## DATA LISTING

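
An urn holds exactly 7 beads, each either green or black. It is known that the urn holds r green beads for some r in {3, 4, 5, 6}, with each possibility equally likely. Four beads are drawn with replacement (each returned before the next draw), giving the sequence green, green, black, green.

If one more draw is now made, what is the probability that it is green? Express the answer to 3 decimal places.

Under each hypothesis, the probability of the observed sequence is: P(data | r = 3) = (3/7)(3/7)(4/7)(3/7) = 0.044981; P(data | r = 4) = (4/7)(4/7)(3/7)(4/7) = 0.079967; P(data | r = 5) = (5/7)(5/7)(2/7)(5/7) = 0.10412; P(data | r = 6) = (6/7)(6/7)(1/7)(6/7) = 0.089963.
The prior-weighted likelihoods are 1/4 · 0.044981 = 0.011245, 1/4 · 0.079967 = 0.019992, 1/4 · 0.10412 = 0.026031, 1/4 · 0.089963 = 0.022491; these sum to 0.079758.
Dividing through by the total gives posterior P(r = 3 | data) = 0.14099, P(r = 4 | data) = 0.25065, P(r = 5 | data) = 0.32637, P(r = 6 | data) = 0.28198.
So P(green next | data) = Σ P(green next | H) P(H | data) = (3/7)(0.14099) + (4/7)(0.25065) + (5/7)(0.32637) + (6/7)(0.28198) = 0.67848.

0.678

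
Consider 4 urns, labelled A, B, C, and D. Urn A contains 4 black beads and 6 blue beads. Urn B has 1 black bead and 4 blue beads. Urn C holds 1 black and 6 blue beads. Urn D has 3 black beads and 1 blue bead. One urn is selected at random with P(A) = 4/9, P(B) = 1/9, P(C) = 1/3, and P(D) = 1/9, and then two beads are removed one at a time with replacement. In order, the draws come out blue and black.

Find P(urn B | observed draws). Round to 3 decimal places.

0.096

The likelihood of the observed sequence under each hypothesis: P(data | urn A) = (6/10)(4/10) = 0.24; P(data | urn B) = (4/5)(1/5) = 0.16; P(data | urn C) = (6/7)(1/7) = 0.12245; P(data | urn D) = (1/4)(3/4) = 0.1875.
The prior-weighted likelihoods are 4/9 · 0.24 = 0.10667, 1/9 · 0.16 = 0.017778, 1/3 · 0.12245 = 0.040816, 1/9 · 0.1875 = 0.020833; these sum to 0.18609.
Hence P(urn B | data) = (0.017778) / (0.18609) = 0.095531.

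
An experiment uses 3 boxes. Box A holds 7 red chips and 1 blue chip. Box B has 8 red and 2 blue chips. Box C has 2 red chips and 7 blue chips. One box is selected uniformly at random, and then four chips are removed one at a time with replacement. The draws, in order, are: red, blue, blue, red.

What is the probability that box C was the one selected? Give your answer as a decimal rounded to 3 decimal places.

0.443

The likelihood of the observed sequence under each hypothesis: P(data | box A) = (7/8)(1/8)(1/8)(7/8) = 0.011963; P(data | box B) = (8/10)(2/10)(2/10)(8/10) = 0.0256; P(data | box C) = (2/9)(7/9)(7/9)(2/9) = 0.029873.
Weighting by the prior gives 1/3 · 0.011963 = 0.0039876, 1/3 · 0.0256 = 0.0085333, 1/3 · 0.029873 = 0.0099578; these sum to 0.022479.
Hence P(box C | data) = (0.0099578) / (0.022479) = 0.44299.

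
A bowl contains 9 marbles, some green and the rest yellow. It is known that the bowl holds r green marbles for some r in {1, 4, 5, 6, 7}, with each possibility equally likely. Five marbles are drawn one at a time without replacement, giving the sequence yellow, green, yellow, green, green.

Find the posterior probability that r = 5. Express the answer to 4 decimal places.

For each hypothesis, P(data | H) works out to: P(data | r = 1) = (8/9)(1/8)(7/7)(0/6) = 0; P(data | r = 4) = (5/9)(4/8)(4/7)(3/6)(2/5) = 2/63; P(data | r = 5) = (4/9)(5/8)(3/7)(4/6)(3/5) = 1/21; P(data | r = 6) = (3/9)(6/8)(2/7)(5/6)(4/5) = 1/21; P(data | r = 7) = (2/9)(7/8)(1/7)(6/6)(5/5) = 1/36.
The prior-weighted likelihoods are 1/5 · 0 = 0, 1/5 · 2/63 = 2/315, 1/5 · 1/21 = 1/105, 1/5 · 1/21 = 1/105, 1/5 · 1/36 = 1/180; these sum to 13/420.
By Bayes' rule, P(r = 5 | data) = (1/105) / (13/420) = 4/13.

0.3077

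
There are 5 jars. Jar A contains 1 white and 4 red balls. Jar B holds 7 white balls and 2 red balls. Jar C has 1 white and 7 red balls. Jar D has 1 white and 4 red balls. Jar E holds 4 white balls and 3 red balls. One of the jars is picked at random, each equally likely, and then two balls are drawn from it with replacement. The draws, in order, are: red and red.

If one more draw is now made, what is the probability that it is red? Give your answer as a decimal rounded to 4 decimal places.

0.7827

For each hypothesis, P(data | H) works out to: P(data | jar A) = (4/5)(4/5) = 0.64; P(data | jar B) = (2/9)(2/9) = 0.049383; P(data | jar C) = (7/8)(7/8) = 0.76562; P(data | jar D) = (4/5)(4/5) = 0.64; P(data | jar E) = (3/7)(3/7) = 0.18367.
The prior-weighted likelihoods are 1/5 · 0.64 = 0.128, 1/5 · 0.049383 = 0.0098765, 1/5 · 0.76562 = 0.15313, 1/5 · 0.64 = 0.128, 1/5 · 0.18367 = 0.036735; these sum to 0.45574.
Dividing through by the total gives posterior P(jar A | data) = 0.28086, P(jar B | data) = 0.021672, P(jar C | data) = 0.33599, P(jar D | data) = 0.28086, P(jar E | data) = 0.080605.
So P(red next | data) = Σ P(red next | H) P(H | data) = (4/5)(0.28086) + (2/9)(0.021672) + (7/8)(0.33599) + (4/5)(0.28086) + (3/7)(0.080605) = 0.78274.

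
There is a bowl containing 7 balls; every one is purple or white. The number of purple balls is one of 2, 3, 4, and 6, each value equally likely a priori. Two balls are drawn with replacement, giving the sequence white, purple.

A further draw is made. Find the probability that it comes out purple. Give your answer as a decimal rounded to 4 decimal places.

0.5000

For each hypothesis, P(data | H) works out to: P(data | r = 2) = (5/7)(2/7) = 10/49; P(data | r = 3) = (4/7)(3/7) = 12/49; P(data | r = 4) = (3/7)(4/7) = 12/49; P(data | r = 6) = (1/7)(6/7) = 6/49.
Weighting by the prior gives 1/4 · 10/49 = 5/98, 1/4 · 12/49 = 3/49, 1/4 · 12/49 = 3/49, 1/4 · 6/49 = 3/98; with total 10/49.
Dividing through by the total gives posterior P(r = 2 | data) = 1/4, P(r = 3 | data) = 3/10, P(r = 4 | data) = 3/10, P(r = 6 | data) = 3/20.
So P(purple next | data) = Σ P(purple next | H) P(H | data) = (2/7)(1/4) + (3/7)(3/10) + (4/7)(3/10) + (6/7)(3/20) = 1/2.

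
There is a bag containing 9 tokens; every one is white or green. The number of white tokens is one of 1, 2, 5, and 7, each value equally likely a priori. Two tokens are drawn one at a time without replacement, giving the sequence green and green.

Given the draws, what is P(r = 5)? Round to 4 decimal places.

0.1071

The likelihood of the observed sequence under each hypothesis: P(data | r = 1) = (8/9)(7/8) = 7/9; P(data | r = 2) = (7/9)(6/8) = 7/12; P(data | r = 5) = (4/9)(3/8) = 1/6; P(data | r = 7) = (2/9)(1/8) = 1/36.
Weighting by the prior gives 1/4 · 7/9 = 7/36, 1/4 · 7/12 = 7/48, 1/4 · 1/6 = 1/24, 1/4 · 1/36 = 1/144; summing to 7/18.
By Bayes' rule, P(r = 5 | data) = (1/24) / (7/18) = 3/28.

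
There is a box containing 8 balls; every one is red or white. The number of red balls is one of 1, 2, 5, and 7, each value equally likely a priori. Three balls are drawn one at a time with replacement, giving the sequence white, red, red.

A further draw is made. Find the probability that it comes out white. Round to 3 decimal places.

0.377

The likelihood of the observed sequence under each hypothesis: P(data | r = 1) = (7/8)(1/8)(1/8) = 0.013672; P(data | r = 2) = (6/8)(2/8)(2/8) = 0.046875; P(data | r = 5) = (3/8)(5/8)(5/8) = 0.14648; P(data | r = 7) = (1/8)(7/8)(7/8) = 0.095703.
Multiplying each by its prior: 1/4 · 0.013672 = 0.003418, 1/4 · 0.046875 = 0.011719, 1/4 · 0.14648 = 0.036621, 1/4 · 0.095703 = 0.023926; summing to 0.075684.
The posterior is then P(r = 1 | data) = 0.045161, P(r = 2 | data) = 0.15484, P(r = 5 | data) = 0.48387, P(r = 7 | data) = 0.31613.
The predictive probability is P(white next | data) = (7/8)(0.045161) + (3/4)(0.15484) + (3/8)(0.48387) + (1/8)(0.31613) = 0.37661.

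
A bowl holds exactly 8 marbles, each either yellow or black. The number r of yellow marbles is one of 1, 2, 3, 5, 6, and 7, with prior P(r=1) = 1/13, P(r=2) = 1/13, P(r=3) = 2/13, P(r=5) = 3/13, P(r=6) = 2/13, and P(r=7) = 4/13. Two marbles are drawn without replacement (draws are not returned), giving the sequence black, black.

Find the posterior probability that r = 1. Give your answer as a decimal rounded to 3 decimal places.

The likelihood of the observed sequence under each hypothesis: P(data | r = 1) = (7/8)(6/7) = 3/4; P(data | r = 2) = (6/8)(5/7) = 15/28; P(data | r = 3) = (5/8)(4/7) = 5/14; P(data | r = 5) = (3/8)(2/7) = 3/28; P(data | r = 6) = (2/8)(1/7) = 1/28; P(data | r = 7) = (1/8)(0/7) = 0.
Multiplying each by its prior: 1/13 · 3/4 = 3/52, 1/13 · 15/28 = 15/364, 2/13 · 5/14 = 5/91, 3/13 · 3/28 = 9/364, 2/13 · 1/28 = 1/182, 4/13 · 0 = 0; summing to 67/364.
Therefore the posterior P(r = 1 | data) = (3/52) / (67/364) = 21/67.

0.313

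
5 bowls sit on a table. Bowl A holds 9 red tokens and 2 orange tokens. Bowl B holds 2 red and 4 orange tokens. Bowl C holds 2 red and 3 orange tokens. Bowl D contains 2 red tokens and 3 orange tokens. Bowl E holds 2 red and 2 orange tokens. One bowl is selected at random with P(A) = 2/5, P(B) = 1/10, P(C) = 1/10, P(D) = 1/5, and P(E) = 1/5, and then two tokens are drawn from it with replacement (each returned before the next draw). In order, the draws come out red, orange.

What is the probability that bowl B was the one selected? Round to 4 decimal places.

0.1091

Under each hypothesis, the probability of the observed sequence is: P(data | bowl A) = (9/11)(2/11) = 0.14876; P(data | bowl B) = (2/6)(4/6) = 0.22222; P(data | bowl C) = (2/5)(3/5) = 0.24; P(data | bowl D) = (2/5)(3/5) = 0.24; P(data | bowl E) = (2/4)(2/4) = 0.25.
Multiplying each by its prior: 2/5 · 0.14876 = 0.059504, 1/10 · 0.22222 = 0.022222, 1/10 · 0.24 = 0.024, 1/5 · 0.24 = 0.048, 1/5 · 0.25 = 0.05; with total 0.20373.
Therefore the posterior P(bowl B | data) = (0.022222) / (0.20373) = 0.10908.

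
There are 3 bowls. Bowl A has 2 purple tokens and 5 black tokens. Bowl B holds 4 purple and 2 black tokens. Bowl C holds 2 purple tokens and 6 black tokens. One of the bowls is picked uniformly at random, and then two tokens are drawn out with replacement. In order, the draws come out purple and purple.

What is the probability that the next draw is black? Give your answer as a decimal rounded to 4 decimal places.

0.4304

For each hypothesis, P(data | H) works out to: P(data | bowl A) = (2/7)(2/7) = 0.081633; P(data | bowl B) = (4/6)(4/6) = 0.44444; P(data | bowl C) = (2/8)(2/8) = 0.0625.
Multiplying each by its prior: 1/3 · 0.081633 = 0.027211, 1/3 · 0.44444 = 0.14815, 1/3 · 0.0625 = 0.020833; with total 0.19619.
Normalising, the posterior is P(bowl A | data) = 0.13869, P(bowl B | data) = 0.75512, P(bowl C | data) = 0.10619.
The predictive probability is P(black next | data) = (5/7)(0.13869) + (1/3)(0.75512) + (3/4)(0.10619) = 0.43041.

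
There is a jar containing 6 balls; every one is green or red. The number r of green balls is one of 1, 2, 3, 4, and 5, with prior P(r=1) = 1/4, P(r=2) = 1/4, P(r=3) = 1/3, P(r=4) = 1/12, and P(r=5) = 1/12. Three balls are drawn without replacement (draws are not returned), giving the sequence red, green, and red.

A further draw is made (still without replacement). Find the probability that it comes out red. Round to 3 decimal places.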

* * *

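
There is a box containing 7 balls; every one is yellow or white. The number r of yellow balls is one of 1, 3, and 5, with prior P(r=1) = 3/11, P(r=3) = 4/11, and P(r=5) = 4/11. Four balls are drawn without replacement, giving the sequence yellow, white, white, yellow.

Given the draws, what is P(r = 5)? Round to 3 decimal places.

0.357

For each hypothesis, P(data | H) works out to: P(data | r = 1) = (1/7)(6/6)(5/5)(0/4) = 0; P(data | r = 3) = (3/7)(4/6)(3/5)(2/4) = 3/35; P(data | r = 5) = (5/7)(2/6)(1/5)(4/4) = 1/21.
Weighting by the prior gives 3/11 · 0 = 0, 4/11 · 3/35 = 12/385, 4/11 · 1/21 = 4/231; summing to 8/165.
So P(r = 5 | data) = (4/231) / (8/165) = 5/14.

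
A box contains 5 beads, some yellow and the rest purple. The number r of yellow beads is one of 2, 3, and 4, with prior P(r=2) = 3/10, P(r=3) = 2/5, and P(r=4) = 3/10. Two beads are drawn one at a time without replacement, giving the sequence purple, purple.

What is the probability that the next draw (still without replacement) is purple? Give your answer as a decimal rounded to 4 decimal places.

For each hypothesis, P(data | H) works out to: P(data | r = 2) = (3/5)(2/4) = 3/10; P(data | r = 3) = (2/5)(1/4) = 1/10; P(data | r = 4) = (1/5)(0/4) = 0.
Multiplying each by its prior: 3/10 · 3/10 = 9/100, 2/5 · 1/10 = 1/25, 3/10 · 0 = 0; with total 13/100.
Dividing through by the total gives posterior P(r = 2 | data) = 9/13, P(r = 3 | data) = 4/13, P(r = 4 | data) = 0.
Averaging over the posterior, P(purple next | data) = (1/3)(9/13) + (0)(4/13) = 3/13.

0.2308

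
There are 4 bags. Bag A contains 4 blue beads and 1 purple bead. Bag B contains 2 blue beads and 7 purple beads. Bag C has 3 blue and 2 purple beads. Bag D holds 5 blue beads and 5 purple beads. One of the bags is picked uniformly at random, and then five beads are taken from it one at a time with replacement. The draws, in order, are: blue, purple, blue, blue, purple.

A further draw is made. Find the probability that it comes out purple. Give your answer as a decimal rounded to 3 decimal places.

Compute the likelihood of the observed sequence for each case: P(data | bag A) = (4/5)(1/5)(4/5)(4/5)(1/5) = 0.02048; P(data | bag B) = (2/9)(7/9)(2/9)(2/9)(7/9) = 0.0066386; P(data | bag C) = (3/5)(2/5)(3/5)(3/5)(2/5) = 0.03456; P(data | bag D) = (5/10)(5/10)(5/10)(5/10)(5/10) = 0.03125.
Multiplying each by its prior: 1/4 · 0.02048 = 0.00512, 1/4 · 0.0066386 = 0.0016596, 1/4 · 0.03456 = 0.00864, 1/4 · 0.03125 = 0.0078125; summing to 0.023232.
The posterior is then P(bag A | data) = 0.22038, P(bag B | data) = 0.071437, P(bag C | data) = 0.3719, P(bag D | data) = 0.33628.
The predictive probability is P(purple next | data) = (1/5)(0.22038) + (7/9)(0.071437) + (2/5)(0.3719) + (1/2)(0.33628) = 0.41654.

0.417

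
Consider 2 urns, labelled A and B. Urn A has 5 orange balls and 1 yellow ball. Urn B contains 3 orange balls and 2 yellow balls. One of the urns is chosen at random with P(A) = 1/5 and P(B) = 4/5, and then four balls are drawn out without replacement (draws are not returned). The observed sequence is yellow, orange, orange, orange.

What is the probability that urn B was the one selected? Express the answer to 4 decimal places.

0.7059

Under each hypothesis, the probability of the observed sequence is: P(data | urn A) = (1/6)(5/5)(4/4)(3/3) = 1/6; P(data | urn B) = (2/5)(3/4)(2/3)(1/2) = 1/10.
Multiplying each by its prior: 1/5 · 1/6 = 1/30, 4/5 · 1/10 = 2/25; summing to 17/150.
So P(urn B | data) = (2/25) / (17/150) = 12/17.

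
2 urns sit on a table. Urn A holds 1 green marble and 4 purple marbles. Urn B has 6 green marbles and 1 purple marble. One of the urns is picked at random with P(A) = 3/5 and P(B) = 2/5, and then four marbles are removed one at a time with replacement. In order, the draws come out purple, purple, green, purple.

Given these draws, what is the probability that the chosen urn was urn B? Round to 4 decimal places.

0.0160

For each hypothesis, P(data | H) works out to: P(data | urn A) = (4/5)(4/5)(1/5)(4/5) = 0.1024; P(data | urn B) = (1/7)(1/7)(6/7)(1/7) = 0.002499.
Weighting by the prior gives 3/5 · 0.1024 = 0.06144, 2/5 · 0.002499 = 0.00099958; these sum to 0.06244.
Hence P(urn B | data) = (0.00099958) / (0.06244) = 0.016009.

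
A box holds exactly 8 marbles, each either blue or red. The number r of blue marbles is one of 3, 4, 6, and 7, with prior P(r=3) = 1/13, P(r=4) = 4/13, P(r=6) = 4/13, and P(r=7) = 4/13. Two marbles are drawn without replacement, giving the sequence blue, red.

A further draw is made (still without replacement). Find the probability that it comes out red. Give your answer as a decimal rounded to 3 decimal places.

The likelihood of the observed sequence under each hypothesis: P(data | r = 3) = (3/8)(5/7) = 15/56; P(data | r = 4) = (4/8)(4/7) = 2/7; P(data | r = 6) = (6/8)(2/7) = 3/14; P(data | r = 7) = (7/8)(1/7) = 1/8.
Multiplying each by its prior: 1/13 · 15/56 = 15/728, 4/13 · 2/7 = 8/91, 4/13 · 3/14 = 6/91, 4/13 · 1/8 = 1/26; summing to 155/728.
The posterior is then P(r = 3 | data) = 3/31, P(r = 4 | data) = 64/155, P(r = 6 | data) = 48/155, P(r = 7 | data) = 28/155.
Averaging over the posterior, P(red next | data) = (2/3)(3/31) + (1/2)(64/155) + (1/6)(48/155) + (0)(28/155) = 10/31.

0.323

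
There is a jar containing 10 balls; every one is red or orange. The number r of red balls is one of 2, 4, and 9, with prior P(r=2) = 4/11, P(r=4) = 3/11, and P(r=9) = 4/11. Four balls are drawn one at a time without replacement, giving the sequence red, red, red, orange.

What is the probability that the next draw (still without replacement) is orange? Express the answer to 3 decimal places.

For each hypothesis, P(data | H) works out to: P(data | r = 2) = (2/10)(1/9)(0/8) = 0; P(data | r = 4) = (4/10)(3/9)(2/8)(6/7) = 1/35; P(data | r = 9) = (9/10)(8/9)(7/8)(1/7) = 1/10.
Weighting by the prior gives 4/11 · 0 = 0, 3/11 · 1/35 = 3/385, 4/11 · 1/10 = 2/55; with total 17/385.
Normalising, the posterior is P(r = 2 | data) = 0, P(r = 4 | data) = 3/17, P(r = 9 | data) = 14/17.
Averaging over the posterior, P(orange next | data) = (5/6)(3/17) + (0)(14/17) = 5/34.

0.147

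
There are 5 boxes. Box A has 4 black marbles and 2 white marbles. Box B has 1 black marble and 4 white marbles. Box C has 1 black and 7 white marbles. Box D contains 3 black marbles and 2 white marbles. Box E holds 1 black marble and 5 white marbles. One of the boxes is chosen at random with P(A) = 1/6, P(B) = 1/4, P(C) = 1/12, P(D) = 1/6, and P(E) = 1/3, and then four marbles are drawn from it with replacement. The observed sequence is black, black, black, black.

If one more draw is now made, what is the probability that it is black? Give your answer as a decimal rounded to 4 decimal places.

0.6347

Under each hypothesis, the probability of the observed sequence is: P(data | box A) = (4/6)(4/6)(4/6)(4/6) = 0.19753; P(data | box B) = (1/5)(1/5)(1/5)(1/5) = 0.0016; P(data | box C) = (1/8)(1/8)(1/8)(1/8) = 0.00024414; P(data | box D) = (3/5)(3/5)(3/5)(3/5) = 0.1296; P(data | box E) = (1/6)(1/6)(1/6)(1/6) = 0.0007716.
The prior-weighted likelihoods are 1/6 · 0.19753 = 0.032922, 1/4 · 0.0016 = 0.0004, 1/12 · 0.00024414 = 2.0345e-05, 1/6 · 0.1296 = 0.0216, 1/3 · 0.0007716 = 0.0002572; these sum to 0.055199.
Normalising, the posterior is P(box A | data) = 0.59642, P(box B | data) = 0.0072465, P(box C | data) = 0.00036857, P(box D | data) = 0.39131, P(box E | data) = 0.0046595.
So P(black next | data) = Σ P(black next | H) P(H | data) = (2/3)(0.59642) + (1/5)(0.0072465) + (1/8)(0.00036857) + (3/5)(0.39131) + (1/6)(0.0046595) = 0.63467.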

...

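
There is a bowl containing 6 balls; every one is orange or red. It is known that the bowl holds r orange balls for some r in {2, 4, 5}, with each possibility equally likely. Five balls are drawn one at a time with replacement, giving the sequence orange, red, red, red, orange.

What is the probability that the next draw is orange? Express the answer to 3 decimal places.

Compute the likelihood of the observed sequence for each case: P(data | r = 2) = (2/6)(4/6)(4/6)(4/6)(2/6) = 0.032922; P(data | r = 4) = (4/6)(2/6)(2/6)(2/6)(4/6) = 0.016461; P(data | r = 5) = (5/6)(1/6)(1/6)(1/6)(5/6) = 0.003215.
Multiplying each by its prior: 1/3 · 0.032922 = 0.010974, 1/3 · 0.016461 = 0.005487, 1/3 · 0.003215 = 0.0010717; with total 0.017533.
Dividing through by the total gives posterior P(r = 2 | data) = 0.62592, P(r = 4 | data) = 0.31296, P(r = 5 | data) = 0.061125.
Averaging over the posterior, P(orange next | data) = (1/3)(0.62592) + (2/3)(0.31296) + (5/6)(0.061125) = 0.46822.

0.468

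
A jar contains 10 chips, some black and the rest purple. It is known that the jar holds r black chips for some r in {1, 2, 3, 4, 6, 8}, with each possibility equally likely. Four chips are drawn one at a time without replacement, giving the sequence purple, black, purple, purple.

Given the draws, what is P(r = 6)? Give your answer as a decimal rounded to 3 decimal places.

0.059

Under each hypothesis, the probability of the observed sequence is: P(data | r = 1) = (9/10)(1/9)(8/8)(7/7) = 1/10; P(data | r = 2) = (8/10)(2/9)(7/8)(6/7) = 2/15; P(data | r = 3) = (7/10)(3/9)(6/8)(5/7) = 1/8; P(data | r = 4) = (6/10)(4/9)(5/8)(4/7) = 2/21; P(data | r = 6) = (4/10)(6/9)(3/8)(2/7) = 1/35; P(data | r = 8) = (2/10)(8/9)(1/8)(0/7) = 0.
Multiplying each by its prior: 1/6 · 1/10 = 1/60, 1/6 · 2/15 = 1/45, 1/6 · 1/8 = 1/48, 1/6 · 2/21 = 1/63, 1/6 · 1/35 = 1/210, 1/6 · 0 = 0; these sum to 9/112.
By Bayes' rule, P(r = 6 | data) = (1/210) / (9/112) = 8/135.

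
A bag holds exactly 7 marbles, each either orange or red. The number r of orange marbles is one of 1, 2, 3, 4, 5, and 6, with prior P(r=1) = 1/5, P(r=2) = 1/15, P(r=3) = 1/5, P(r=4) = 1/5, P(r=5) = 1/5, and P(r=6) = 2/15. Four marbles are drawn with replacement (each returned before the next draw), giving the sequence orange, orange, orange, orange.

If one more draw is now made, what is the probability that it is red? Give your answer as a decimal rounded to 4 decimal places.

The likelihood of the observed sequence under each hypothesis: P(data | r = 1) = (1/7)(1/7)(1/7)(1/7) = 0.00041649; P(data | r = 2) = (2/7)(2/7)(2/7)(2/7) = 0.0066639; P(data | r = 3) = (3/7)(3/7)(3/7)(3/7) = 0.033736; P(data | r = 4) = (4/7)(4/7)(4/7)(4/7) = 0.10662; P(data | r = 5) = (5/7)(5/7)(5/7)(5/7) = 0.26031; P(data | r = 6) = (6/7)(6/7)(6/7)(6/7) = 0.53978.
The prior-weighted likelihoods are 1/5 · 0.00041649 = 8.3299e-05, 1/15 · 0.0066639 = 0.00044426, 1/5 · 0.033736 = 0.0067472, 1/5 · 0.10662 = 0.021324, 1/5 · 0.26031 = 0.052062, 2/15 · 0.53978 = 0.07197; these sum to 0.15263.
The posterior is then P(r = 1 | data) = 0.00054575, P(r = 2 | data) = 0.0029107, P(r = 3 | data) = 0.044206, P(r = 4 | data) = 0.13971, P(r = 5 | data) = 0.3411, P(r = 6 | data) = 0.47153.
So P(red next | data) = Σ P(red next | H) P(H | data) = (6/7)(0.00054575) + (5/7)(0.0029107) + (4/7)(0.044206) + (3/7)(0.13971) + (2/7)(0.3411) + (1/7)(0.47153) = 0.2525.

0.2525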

## WORK REQUEST
Please show each line in the records above that contains "table".

## ANSWER TO THE PROBLEM
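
5 bowls sit on a table. Bowl A holds 9 red tokens and 2 orange tokens. Bowl B holds 2 red and 4 orange tokens. Bowl C holds 2 red and 3 orange tokens. Bowl D contains 2 red tokens and 3 orange tokens. Bowl E holds 2 red and 2 orange tokens. One bowl is selected at random with P(A) = 2/5, P(B) = 1/10, P(C) = 1/10, P(D) = 1/5, and P(E) = 1/5, and then two tokens are drawn from it with replacement (each returned before the next draw). In order, the draws come out red, orange.
2 urns sit on a table. Urn A holds 1 green marble and 4 purple marbles. Urn B has 6 green marbles and 1 purple marble. One of the urns is picked at random with P(A) = 3/5 and P(B) = 2/5, and then four marbles are removed one at a time with replacement. In order, the draws come out purple, purple, green, purple.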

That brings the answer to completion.